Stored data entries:
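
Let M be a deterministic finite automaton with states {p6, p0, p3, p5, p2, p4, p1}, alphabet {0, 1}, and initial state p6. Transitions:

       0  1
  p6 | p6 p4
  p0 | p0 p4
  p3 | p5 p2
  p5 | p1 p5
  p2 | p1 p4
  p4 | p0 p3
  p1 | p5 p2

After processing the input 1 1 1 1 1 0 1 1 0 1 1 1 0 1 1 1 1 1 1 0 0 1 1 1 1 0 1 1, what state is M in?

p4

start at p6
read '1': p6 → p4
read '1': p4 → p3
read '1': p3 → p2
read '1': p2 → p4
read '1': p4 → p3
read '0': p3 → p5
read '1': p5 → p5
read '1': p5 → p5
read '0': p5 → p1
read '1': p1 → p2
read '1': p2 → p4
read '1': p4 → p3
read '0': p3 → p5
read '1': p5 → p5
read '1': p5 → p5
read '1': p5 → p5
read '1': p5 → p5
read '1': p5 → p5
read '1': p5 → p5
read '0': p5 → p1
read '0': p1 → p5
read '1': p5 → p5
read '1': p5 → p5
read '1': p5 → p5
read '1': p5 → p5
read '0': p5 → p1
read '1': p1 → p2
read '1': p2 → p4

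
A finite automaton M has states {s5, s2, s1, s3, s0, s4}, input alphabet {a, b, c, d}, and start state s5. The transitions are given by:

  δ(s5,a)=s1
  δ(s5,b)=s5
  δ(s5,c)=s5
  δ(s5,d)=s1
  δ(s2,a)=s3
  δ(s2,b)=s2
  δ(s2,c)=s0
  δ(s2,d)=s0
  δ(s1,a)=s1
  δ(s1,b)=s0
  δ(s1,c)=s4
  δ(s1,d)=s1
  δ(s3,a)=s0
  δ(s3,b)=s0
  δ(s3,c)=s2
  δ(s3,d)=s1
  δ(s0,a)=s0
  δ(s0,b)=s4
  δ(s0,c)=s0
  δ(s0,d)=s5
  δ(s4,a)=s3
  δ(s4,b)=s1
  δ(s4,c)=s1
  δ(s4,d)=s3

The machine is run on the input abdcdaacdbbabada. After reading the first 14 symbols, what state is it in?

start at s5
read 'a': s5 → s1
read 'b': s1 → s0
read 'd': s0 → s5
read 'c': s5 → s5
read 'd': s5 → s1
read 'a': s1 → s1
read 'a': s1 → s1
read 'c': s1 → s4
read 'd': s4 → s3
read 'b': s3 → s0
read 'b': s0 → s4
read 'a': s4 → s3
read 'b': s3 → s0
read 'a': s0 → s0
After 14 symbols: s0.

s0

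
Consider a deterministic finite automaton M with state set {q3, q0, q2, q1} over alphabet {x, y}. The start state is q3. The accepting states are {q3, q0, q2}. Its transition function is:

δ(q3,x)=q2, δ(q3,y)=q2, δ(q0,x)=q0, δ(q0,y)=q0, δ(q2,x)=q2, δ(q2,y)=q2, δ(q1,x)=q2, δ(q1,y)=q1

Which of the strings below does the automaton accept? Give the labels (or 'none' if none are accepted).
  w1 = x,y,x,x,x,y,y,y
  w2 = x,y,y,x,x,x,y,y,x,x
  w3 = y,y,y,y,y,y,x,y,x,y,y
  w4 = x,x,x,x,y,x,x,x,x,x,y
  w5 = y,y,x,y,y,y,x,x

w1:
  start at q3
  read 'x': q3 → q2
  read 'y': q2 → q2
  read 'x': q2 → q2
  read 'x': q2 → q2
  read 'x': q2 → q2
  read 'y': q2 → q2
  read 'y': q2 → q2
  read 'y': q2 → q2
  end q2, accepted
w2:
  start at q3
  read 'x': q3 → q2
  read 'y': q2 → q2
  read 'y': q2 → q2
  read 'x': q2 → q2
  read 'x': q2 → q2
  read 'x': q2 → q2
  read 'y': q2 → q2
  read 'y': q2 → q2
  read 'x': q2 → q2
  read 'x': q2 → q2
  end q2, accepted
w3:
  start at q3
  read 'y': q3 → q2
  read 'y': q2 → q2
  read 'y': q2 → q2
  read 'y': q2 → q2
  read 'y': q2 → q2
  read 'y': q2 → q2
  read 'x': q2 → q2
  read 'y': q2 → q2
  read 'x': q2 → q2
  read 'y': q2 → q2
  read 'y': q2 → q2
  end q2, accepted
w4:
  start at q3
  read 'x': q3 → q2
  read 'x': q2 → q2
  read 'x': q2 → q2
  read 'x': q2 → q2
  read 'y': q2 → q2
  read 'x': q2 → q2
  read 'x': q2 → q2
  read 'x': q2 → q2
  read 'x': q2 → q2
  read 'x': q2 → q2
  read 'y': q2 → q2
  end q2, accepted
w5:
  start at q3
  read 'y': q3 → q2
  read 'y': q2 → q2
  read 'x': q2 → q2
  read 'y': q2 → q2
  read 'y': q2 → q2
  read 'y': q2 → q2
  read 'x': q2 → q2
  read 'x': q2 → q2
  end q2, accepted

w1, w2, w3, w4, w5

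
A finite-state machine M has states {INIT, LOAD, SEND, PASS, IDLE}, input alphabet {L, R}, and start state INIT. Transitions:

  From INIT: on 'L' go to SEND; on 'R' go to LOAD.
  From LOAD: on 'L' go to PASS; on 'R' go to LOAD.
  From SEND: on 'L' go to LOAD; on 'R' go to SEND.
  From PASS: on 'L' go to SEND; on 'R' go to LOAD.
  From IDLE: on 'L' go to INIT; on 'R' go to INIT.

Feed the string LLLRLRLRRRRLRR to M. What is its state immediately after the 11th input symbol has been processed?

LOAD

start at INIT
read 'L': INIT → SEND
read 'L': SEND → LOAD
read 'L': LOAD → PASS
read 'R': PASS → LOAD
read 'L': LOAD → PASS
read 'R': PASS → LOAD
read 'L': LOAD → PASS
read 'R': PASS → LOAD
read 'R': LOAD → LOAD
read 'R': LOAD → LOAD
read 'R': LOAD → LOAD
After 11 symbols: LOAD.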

▶ **ACTION ITEM**
Copy every entry exactly. Leave nothing out.

▶ **WRITTEN RESPONSE**
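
Let M be a deterministic finite automaton with states {p6, p0, p3, p5, p2, p4, p1}, alphabet {0, 1}, and initial state p6. Transitions:

       0  1
  p6 | p6 p4
  p0 | p0 p4
  p3 | p5 p2
  p5 | p1 p5
  p2 | p1 p4
  p4 | p0 p3
  p1 | p5 p2

After processing the input 1 1 1 1 1 0 1 1 0 1 1 1 0 1 1 1 1 1 1 0 0 1 1 1 1 0 1 1, what state is M in?

p4

start at p6
read '1': p6 → p4
read '1': p4 → p3
read '1': p3 → p2
read '1': p2 → p4
read '1': p4 → p3
read '0': p3 → p5
read '1': p5 → p5
read '1': p5 → p5
read '0': p5 → p1
read '1': p1 → p2
read '1': p2 → p4
read '1': p4 → p3
read '0': p3 → p5
read '1': p5 → p5
read '1': p5 → p5
read '1': p5 → p5
read '1': p5 → p5
read '1': p5 → p5
read '1': p5 → p5
read '0': p5 → p1
read '0': p1 → p5
read '1': p5 → p5
read '1': p5 → p5
read '1': p5 → p5
read '1': p5 → p5
read '0': p5 → p1
read '1': p1 → p2
read '1': p2 → p4

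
A finite automaton M has states {s5, s2, s1, s3, s0, s4}, input alphabet {a, b, c, d}, and start state s5. The transitions are given by:

  δ(s5,a)=s1
  δ(s5,b)=s5
  δ(s5,c)=s5
  δ(s5,d)=s1
  δ(s2,a)=s3
  δ(s2,b)=s2
  δ(s2,c)=s0
  δ(s2,d)=s0
  δ(s1,a)=s1
  δ(s1,b)=s0
  δ(s1,c)=s4
  δ(s1,d)=s1
  δ(s3,a)=s0
  δ(s3,b)=s0
  δ(s3,c)=s2
  δ(s3,d)=s1
  δ(s0,a)=s0
  δ(s0,b)=s4
  δ(s0,c)=s0
  δ(s0,d)=s5
  δ(s4,a)=s3
  δ(s4,b)=s1
  δ(s4,c)=s1
  δ(s4,d)=s3

The machine is run on the input abdcdaacdbbabada. After reading the first 14 symbols, what state is it in?

start at s5
read 'a': s5 → s1
read 'b': s1 → s0
read 'd': s0 → s5
read 'c': s5 → s5
read 'd': s5 → s1
read 'a': s1 → s1
read 'a': s1 → s1
read 'c': s1 → s4
read 'd': s4 → s3
read 'b': s3 → s0
read 'b': s0 → s4
read 'a': s4 → s3
read 'b': s3 → s0
read 'a': s0 → s0
After 14 symbols: s0.

s0

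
Consider a deterministic finite automaton M with state set {q3, q0, q2, q1} over alphabet {x, y}. The start state is q3. The accepting states are {q3, q0, q2}. Its transition function is:

δ(q3,x)=q2, δ(q3,y)=q2, δ(q0,x)=q0, δ(q0,y)=q0, δ(q2,x)=q2, δ(q2,y)=q2, δ(q1,x)=q2, δ(q1,y)=q1

Which of the strings below does the automaton accept? Give the labels (or 'none' if none are accepted).
  w1 = x,y,x,x,x,y,y,y
  w2 = x,y,y,x,x,x,y,y,x,x
  w3 = y,y,y,y,y,y,x,y,x,y,y
  w4 = x,x,x,x,y,x,x,x,x,x,y
  w5 = y,y,x,y,y,y,x,x

w1:
  start at q3
  read 'x': q3 → q2
  read 'y': q2 → q2
  read 'x': q2 → q2
  read 'x': q2 → q2
  read 'x': q2 → q2
  read 'y': q2 → q2
  read 'y': q2 → q2
  read 'y': q2 → q2
  end q2, accepted
w2:
  start at q3
  read 'x': q3 → q2
  read 'y': q2 → q2
  read 'y': q2 → q2
  read 'x': q2 → q2
  read 'x': q2 → q2
  read 'x': q2 → q2
  read 'y': q2 → q2
  read 'y': q2 → q2
  read 'x': q2 → q2
  read 'x': q2 → q2
  end q2, accepted
w3:
  start at q3
  read 'y': q3 → q2
  read 'y': q2 → q2
  read 'y': q2 → q2
  read 'y': q2 → q2
  read 'y': q2 → q2
  read 'y': q2 → q2
  read 'x': q2 → q2
  read 'y': q2 → q2
  read 'x': q2 → q2
  read 'y': q2 → q2
  read 'y': q2 → q2
  end q2, accepted
w4:
  start at q3
  read 'x': q3 → q2
  read 'x': q2 → q2
  read 'x': q2 → q2
  read 'x': q2 → q2
  read 'y': q2 → q2
  read 'x': q2 → q2
  read 'x': q2 → q2
  read 'x': q2 → q2
  read 'x': q2 → q2
  read 'x': q2 → q2
  read 'y': q2 → q2
  end q2, accepted
w5:
  start at q3
  read 'y': q3 → q2
  read 'y': q2 → q2
  read 'x': q2 → q2
  read 'y': q2 → q2
  read 'y': q2 → q2
  read 'y': q2 → q2
  read 'x': q2 → q2
  read 'x': q2 → q2
  end q2, accepted

w1, w2, w3, w4, w5

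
A finite-state machine M has states {INIT, LOAD, SEND, PASS, IDLE}, input alphabet {L, R}, and start state INIT. Transitions:

  From INIT: on 'L' go to SEND; on 'R' go to LOAD.
  From LOAD: on 'L' go to PASS; on 'R' go to LOAD.
  From SEND: on 'L' go to LOAD; on 'R' go to SEND.
  From PASS: on 'L' go to SEND; on 'R' go to LOAD.
  From IDLE: on 'L' go to INIT; on 'R' go to INIT.

Feed the string LLLRLRLRRRRLRR to M. What is its state immediately after the 11th input symbol has been processed?

LOAD

start at INIT
read 'L': INIT → SEND
read 'L': SEND → LOAD
read 'L': LOAD → PASS
read 'R': PASS → LOAD
read 'L': LOAD → PASS
read 'R': PASS → LOAD
read 'L': LOAD → PASS
read 'R': PASS → LOAD
read 'R': LOAD → LOAD
read 'R': LOAD → LOAD
read 'R': LOAD → LOAD
After 11 symbols: LOAD.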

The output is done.